▶ **DATASET RECORDS**
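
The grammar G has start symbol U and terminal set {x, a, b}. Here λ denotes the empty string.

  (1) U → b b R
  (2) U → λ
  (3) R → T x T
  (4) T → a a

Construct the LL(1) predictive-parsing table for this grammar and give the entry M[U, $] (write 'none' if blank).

U → λ

FIRST(U): from U→b b R we get {b}; from U→λ we get {λ}. So FIRST(U) = {λ, b}.
FIRST(T): from T→a a we get {a}. So FIRST(T) = {a}.
FIRST(R): from R→T x T we get {a}. So FIRST(R) = {a}.
FOLLOW(U) includes $ since U is the start symbol.
FOLLOW(U): U appears on no right-hand side. Thus FOLLOW(U) = {$}.
For U → b b R: FIRST(b b R) = {b}, so it goes in M[U, t] for t ∈ {b}.
For U → λ: FIRST(λ) = {λ}, so it goes in M[U, t] for t ∈ {}; since λ ∈ FIRST, also for every t ∈ FOLLOW(U) = {$}.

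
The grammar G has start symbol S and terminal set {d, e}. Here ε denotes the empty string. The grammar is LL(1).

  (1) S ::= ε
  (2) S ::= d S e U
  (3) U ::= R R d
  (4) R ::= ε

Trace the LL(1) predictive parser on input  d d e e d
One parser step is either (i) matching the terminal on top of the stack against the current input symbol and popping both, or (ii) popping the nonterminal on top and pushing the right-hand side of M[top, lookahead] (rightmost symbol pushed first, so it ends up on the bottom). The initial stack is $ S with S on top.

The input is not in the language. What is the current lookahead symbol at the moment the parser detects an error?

step 1: stack=$ S  input=d d e e d $  — expand S ::= d S e U
step 2: stack=$ U e S d  input=d d e e d $  — match d
step 3: stack=$ U e S  input=d e e d $  — expand S ::= d S e U
step 4: stack=$ U e U e S d  input=d e e d $  — match d
step 5: stack=$ U e U e S  input=e e d $  — expand S ::= ε
step 6: stack=$ U e U e  input=e e d $  — match e
step 7: stack=$ U e U  input=e d $  — error: M[U, e] is empty

e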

▶ **ACTIVITY**
Proceeding from the line containing "(2) S ::= d S e U" through the line containing "Trace the LL(1)", transcribe the lines above exactly, both end lines included.

▶ **EXERCISE RESPONSE**
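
  (2) S ::= d S e U
  (3) U ::= R R d
  (4) R ::= ε

Trace the LL(1) predictive parser on input  d d e e d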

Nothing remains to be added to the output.